*Activity*.
Nothing below is to be printed except the lines between the line holding "What is √(1087*(-19)" and the line holding "Answer: 3*I*√2393 ≈ 146.75*I", inclusive, each exactly as it appears.
━━━━
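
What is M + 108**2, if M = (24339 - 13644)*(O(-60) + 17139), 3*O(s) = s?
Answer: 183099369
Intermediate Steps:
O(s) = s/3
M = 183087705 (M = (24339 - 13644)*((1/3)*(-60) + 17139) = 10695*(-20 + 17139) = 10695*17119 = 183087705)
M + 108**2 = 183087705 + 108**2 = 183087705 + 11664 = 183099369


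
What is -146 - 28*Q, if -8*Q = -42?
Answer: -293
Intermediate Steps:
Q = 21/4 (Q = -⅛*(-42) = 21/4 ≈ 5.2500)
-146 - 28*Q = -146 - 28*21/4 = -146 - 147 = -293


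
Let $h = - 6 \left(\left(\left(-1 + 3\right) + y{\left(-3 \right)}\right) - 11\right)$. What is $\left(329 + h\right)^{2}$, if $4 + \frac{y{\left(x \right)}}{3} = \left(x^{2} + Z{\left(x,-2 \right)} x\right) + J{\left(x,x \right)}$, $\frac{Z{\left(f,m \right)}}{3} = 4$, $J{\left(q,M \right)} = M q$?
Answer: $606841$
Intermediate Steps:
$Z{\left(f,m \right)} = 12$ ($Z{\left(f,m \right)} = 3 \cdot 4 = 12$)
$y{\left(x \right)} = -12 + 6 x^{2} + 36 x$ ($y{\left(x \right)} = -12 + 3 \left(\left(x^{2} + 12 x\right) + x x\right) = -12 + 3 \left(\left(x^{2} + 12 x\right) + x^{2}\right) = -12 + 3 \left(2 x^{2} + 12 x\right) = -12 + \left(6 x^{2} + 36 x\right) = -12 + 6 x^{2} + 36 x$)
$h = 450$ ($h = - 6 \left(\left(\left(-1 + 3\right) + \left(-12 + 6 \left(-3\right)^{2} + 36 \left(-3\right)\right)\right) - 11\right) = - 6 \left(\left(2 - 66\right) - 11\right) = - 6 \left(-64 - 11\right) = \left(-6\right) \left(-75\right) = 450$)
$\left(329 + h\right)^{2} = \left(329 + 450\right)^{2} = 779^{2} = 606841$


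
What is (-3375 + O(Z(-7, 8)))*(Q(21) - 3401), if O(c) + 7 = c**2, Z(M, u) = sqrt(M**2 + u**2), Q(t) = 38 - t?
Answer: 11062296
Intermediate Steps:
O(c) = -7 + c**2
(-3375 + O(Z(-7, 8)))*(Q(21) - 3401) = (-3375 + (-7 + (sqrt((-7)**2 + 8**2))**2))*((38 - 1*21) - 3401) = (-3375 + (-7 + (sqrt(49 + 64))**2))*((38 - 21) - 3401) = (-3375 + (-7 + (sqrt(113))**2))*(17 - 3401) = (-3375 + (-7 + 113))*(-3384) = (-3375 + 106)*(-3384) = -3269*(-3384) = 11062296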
━━━━
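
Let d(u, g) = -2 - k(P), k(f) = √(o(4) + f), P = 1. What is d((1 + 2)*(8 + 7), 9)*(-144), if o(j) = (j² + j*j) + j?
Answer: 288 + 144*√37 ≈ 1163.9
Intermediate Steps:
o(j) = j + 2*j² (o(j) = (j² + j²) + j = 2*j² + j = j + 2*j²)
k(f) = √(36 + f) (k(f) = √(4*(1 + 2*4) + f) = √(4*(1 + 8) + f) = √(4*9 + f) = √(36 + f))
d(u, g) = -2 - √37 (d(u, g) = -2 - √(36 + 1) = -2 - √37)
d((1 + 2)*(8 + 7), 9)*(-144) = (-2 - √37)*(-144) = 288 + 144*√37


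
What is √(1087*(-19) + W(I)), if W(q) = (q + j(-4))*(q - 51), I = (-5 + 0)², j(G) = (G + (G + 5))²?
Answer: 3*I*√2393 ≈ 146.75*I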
━━━━
*Exercise result*.
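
What is √(1087*(-19) + W(I)), if W(q) = (q + j(-4))*(q - 51), I = (-5 + 0)², j(G) = (G + (G + 5))²?
Answer: 3*I*√2393 ≈ 146.75*I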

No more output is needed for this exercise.